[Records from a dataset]
__________________________________________________

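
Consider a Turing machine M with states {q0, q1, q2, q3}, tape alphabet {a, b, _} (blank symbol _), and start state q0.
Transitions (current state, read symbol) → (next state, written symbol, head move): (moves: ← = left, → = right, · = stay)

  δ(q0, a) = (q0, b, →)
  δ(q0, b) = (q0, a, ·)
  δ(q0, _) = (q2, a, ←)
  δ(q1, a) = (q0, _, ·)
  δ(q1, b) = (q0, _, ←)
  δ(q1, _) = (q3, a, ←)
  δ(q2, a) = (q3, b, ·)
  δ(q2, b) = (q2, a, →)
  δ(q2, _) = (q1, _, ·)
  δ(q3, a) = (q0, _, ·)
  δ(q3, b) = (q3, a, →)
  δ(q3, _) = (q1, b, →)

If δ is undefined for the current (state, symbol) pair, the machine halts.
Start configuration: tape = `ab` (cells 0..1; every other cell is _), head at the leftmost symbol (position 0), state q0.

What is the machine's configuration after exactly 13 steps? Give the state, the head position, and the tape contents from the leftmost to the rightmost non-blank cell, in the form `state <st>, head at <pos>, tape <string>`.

state q3, head at 3, tape baaba

state=q0 head=0 tape=[a]b___   (q0,a)→(q0,b,→)
state=q0 head=1 tape=b[b]___   (q0,b)→(q0,a,·)
state=q0 head=1 tape=b[a]___   (q0,a)→(q0,b,→)
state=q0 head=2 tape=bb[_]__   (q0,_)→(q2,a,←)
state=q2 head=1 tape=b[b]a__   (q2,b)→(q2,a,→)
state=q2 head=2 tape=ba[a]__   (q2,a)→(q3,b,·)
state=q3 head=2 tape=ba[b]__   (q3,b)→(q3,a,→)
state=q3 head=3 tape=baa[_]_   (q3,_)→(q1,b,→)
state=q1 head=4 tape=baab[_]   (q1,_)→(q3,a,←)
state=q3 head=3 tape=baa[b]a   (q3,b)→(q3,a,→)
state=q3 head=4 tape=baaa[a]   (q3,a)→(q0,_,·)
state=q0 head=4 tape=baaa[_]   (q0,_)→(q2,a,←)
state=q2 head=3 tape=baa[a]a   (q2,a)→(q3,b,·)
state=q3 head=3 tape=baa[b]a
After 13 steps: state q3, head at 3, tape baaba.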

__________________________________________________

▶ Work task
Please copy out every line shown above, exactly.

▶ Response box
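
Consider a Turing machine M with states {q0, q1, q2, q3}, tape alphabet {a, b, _} (blank symbol _), and start state q0.
Transitions (current state, read symbol) → (next state, written symbol, head move): (moves: ← = left, → = right, · = stay)

  δ(q0, a) = (q0, b, →)
  δ(q0, b) = (q0, a, ·)
  δ(q0, _) = (q2, a, ←)
  δ(q1, a) = (q0, _, ·)
  δ(q1, b) = (q0, _, ←)
  δ(q1, _) = (q3, a, ←)
  δ(q2, a) = (q3, b, ·)
  δ(q2, b) = (q2, a, →)
  δ(q2, _) = (q1, _, ·)
  δ(q3, a) = (q0, _, ·)
  δ(q3, b) = (q3, a, →)
  δ(q3, _) = (q1, b, →)

If δ is undefined for the current (state, symbol) pair, the machine halts.
Start configuration: tape = `ab` (cells 0..1; every other cell is _), head at the leftmost symbol (position 0), state q0.

What is the machine's configuration after exactly 13 steps? Give the state, the head position, and the tape contents from the leftmost to the rightmost non-blank cell, in the form `state <st>, head at <pos>, tape <string>`.

state q3, head at 3, tape baaba

state=q0 head=0 tape=[a]b___   (q0,a)→(q0,b,→)
state=q0 head=1 tape=b[b]___   (q0,b)→(q0,a,·)
state=q0 head=1 tape=b[a]___   (q0,a)→(q0,b,→)
state=q0 head=2 tape=bb[_]__   (q0,_)→(q2,a,←)
state=q2 head=1 tape=b[b]a__   (q2,b)→(q2,a,→)
state=q2 head=2 tape=ba[a]__   (q2,a)→(q3,b,·)
state=q3 head=2 tape=ba[b]__   (q3,b)→(q3,a,→)
state=q3 head=3 tape=baa[_]_   (q3,_)→(q1,b,→)
state=q1 head=4 tape=baab[_]   (q1,_)→(q3,a,←)
state=q3 head=3 tape=baa[b]a   (q3,b)→(q3,a,→)
state=q3 head=4 tape=baaa[a]   (q3,a)→(q0,_,·)
state=q0 head=4 tape=baaa[_]   (q0,_)→(q2,a,←)
state=q2 head=3 tape=baa[a]a   (q2,a)→(q3,b,·)
state=q3 head=3 tape=baa[b]a
After 13 steps: state q3, head at 3, tape baaba.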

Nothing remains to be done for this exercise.